# Work to complete
Your task is to print each record exactly as it reads.

Start of Given records

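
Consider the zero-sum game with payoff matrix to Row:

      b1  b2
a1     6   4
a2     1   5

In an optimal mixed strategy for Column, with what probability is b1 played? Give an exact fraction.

1/6

Row minima: a1 → 4, a2 → 1; maximin = 4.
Column maxima: b1 → 6, b2 → 5; minimax = 5.
4 ≠ 5, so there is no saddle point; optimal play is mixed.
Let Row play a1 with probability p. Expected payoff against b1: 6p + 1(1−p) = 5p + 1; against b2: 4p + 5(1−p) = −p + 5.
Setting these equal: 5p + 1 = −p + 5 ⇒ 6p = 4 ⇒ p = 2/3, and the value is (5)·(2/3) + 1 = 13/3.
For Column: with q = P(b1), equating a1's and a2's payoffs gives 2q + 4 = −4q + 5 ⇒ q = 1/6.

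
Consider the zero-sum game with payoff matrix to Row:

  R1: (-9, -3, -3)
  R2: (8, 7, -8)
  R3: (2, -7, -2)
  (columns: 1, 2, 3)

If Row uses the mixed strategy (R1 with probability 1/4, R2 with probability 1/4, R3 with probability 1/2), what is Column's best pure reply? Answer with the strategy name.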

End of Given records

# Written response
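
Consider the zero-sum game with payoff matrix to Row:

      b1  b2
a1     6   4
a2     1   5

In an optimal mixed strategy for Column, with what probability is b1 played? Give an exact fraction.

1/6

Row minima: a1 → 4, a2 → 1; maximin = 4.
Column maxima: b1 → 6, b2 → 5; minimax = 5.
4 ≠ 5, so there is no saddle point; optimal play is mixed.
Let Row play a1 with probability p. Expected payoff against b1: 6p + 1(1−p) = 5p + 1; against b2: 4p + 5(1−p) = −p + 5.
Setting these equal: 5p + 1 = −p + 5 ⇒ 6p = 4 ⇒ p = 2/3, and the value is (5)·(2/3) + 1 = 13/3.
For Column: with q = P(b1), equating a1's and a2's payoffs gives 2q + 4 = −4q + 5 ⇒ q = 1/6.

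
Consider the zero-sum game with payoff matrix to Row:

  R1: (-9, -3, -3)
  R2: (8, 7, -8)
  R3: (2, -7, -2)
  (columns: 1, 2, 3)

If Row uses the mixed strategy (R1 with probability 1/4, R2 with probability 1/4, R3 with probability 1/2), what is Column's best pure reply? Answer with the strategy name.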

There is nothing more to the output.